What to produce
Show all lines from the records below in which the string "play" is present.
:: Records for this exercise ::
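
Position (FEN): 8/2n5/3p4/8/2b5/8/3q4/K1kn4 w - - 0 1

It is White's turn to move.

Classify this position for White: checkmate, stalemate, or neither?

stalemate

White to move; white king on a1.
In check: no.
King squares — b1: attacked by Kc1; a2: attacked by Qd2; b2: attacked by Kc1.
Legal moves for White: none.
Not in check and no legal moves → stalemate.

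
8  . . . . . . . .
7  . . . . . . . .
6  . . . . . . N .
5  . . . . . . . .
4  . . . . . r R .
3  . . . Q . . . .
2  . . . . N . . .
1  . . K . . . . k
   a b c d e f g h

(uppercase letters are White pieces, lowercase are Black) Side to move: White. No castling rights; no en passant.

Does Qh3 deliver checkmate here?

After Qh3: black king on h1; in check: yes, from the white queen on h3.
King squares — g1: attacked by Ne2; g2: attacked by Qh3; h2: attacked by Qh3.
Black has no legal moves → checkmate.

yes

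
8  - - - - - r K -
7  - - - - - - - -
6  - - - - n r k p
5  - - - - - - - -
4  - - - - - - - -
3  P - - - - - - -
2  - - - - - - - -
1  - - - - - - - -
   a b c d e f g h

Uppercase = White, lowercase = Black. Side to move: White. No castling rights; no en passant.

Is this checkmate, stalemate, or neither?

White to move; white king on g8.
In check: yes, from the black rook on f8.
King squares — f7: attacked by Rf6; g7: attacked by Ne6; h7: attacked by Kg6; f8: attacked by Ne6; h8: attacked by Rf8.
Legal moves for White: none.
In check with no legal moves → checkmate.

checkmate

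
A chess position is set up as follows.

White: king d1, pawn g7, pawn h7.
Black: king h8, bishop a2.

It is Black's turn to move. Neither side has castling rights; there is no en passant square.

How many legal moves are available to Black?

2

Black to move; king on h8.
In check: yes, from the white pawn on g7.
Legal moves: Kxh7, Kxg7.
Count: 2.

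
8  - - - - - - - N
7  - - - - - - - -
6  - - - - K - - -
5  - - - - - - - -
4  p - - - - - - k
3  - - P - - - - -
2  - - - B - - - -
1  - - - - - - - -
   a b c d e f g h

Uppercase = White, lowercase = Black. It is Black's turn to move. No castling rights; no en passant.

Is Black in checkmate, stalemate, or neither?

neither

Black to move; black king on h4.
In check: no.
Legal moves for Black: Kh5, Kg4, Kh3, Kg3, a3.
Black has 5 legal moves and is not in check → neither.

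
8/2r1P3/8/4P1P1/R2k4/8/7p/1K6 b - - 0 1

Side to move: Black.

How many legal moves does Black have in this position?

Black to move; king on d4.
In check: yes, from the white rook on a4.
Legal moves: Kxe5, Kd5, Kc5, Ke3, Kd3, Kc3, Rc4.
Count: 7.

7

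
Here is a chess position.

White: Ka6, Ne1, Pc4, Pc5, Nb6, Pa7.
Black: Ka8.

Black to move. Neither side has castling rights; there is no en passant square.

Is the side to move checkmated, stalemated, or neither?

Black to move; black king on a8.
In check: yes, from the white knight on b6.
King squares — a7: attacked by Ka6; b7: attacked by Ka6; b8: attacked by Pa7.
Legal moves for Black: none.
In check with no legal moves → checkmate.

checkmate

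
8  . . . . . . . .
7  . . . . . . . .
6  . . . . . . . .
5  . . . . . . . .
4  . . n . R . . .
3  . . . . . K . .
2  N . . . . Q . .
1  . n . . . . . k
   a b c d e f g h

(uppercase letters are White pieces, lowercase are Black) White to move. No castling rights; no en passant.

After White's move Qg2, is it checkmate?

After Qg2: black king on h1; in check: yes, from the white queen on g2.
King squares — g1: attacked by Qg2; g2: attacked by Kf3; h2: attacked by Qg2.
Black has no legal moves → checkmate.

yes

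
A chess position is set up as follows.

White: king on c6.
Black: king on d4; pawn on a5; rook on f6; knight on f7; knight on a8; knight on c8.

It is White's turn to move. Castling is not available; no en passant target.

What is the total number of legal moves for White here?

White to move; king on c6.
In check: yes, from the black rook on f6.
Legal moves: Kd7, Kb7, Kb5.
Count: 3.

3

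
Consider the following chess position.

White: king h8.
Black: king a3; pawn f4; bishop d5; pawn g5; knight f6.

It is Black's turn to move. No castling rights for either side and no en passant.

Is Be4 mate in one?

After Be4: white king on h8; in check: no.
White is not in check, so this cannot be checkmate.

no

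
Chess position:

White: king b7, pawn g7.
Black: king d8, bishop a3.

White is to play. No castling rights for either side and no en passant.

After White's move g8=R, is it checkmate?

no

After g8=R: black king on d8; in check: yes, from the white rook on g8.
Black has 3 legal replies: Ke7, Kd7, Bf8.
In check but a legal move exists → not checkmate.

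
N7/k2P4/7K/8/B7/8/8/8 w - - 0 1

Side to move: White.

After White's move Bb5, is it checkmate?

After Bb5: black king on a7; in check: no.
Black is not in check, so this cannot be checkmate.

no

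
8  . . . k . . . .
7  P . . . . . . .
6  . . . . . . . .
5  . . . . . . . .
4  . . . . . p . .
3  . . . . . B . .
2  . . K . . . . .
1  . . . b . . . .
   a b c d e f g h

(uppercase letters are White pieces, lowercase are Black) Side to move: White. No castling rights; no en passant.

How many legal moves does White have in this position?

8

White to move; king on c2.
In check: yes, from the black bishop on d1.
Legal moves: Kd3, Kc3, Kd2, Kb2, Kxd1, Kc1, Kb1, Bxd1.
Count: 8.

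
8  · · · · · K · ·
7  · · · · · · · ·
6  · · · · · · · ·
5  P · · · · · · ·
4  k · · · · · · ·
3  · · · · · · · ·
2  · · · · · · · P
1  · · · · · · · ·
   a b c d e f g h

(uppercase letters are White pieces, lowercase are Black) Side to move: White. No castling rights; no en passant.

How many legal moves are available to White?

8

White to move; king on f8.
In check: no.
Legal moves: Kg8, Ke8, Kg7, Kf7, Ke7, a6, h3, h4.
Count: 8.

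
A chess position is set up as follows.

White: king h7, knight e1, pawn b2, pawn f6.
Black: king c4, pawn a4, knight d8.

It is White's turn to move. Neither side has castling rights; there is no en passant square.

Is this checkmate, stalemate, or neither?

neither

White to move; white king on h7.
In check: no.
Legal moves for White: Kh8, Kg8, Kg7, Kh6, Kg6, Nf3, Nd3, Ng2, Nc2, f7, b3+, b4.
White has 12 legal moves and is not in check → neither.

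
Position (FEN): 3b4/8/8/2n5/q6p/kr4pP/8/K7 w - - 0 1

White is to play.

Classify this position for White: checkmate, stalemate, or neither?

stalemate

White to move; white king on a1.
In check: no.
King squares — b1: attacked by Rb3; a2: attacked by Ka3; b2: attacked by Ka3.
Legal moves for White: none.
Not in check and no legal moves → stalemate.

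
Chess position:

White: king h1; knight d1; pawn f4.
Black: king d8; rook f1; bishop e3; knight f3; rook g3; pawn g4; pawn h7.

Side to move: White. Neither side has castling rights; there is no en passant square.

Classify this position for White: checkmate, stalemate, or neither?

White to move; white king on h1.
In check: yes, from the black rook on f1.
King squares — g1: attacked by Rf1; g2: attacked by Rg3; h2: attacked by Nf3.
Legal moves for White: none.
In check with no legal moves → checkmate.

checkmate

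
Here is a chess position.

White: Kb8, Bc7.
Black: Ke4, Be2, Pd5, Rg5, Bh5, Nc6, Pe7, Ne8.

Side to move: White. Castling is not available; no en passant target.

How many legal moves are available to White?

White to move; king on b8.
In check: yes, from the black knight on c6.
Legal moves: Kc8, Ka8, Kb7.
Count: 3.

3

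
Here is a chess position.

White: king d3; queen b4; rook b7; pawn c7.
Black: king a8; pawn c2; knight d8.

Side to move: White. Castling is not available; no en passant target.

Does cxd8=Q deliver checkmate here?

After cxd8=Q: black king on a8; in check: yes, from the white queen on d8.
King squares — a7: attacked by Rb7; b7: attacked by Qb4; b8: attacked by Rb7.
Black has no legal moves → checkmate.

yes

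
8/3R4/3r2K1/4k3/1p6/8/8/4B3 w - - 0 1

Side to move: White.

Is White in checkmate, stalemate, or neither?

neither

White to move; white king on g6.
In check: yes, from the black rook on d6.
Legal moves for White: Kh7, Kg7, Kf7, Kh5, Kg5, Rxd6.
White is in check but has 6 legal moves → neither.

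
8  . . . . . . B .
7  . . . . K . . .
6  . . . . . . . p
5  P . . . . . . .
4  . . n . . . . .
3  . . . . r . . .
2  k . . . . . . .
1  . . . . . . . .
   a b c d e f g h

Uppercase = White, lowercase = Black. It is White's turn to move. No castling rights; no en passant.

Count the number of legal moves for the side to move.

6

White to move; king on e7.
In check: yes, from the black rook on e3.
Legal moves: Kf8, Kd8, Kf7, Kd7, Kf6, Be6.
Count: 6.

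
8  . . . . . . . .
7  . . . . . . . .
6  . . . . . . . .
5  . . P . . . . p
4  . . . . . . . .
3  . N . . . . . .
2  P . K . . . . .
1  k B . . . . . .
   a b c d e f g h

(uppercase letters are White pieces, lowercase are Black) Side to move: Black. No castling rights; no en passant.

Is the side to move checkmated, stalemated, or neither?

Black to move; black king on a1.
In check: yes, from the white knight on b3.
King squares — b1: attacked by Kc2; a2: attacked by Bb1; b2: attacked by Kc2.
Legal moves for Black: none.
In check with no legal moves → checkmate.

checkmate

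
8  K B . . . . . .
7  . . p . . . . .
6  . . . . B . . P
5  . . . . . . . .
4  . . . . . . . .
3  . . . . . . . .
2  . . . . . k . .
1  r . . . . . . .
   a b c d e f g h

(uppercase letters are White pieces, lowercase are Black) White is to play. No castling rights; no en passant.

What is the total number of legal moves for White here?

White to move; king on a8.
In check: yes, from the black rook on a1.
Legal moves: Kb7, Ba7+, Ba2.
Count: 3.

3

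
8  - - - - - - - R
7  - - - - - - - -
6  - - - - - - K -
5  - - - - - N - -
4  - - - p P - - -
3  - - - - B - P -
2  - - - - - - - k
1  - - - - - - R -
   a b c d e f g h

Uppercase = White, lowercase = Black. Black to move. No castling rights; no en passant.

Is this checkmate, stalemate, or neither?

Black to move; black king on h2.
In check: yes, from the white rook on h8.
King squares — g1: attacked by Be3; h1: attacked by Rg1; g2: attacked by Rg1; g3: attacked by Rg1; h3: attacked by Rh8.
Legal moves for Black: none.
In check with no legal moves → checkmate.

checkmate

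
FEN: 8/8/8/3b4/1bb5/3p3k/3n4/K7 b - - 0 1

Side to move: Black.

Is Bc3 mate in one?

yes

After Bc3: white king on a1; in check: yes, from the black bishop on c3.
King squares — b1: attacked by Nd2; a2: attacked by Bc4; b2: attacked by Bc3.
White has no legal moves → checkmate.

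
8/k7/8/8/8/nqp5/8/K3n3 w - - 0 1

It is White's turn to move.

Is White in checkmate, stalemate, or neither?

stalemate

White to move; white king on a1.
In check: no.
King squares — b1: attacked by Na3; a2: attacked by Qb3; b2: attacked by Qb3.
Legal moves for White: none.
Not in check and no legal moves → stalemate.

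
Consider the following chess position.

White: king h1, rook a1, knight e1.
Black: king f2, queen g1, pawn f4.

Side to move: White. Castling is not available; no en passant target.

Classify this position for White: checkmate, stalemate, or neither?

checkmate

White to move; white king on h1.
In check: yes, from the black queen on g1.
King squares — g1: attacked by Kf2; g2: attacked by Qg1; h2: attacked by Qg1.
Legal moves for White: none.
In check with no legal moves → checkmate.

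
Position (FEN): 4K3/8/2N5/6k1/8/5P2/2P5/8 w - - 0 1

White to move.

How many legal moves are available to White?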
:::
Response area
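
White is to play. No castling rights for either side and no en passant.
White is to play.
(uppercase letters are White pieces, lowercase are Black) White is to play. No castling rights; no en passant.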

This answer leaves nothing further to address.